[Stored items]
=== Begin Enclosure ===

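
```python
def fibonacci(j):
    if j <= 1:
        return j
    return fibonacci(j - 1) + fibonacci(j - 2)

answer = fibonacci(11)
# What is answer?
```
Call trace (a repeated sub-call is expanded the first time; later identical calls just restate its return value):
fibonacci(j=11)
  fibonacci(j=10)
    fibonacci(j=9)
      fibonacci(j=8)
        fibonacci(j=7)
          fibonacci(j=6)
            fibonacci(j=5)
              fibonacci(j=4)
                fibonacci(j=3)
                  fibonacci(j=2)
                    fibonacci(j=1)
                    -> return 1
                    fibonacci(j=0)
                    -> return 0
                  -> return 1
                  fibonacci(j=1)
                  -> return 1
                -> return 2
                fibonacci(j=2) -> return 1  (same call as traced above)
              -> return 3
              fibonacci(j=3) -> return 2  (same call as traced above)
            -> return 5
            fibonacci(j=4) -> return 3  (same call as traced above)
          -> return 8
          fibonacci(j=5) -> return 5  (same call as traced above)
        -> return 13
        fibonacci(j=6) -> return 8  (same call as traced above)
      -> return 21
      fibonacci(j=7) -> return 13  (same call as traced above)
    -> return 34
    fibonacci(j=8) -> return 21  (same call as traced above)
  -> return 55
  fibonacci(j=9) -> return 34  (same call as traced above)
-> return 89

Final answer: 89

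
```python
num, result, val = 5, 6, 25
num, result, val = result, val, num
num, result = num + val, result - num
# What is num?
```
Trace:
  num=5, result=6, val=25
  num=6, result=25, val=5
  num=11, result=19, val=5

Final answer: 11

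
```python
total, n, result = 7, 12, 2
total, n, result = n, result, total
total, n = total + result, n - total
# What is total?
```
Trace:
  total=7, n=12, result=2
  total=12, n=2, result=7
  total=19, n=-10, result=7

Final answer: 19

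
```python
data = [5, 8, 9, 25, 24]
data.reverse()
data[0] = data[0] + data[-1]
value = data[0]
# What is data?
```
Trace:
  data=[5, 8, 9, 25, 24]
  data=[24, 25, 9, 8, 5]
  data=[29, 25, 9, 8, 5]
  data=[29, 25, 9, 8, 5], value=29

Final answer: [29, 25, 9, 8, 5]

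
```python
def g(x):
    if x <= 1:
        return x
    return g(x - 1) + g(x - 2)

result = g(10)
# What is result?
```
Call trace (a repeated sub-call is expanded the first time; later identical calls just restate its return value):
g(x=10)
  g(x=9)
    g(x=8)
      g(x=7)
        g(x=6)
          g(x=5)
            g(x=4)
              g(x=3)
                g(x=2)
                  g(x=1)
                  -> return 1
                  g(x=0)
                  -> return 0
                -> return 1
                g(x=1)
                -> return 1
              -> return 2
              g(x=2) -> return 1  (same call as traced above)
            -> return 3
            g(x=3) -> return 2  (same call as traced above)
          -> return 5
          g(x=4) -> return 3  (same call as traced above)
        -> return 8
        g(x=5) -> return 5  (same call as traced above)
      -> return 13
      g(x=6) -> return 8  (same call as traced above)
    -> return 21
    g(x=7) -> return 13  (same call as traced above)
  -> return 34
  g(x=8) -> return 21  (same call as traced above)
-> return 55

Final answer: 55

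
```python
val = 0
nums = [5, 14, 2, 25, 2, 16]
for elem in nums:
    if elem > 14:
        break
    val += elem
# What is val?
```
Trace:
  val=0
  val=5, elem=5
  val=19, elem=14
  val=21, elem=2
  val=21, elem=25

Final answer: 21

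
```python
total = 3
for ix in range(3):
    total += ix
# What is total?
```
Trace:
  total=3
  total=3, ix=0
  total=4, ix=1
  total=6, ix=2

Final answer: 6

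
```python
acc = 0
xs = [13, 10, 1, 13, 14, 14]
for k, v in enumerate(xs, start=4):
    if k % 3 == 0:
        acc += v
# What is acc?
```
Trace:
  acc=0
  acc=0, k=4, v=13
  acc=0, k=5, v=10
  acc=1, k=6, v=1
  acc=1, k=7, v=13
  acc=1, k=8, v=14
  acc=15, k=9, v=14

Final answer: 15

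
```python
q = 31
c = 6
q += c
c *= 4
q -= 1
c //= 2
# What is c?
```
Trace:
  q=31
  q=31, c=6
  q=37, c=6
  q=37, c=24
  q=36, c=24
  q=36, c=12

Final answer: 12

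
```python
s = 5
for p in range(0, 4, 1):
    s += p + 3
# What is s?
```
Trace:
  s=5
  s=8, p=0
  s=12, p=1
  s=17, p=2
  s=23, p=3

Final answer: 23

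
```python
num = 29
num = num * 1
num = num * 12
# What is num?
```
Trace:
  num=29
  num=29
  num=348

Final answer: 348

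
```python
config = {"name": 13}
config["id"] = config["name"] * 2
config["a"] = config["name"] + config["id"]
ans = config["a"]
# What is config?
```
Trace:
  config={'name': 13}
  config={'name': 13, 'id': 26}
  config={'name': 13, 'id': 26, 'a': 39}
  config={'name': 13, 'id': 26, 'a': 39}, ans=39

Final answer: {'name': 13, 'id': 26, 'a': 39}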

=== End Enclosure ===

- [REQUIRED ACTION] If a line in the records above has the word "What", copy it.

- [SOLUTION TO THE PROBLEM]
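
# What is answer?
# What is num?
# What is total?
# What is data?
# What is result?
# What is val?
# What is total?
# What is acc?
# What is c?
# What is s?
# What is num?
# What is config?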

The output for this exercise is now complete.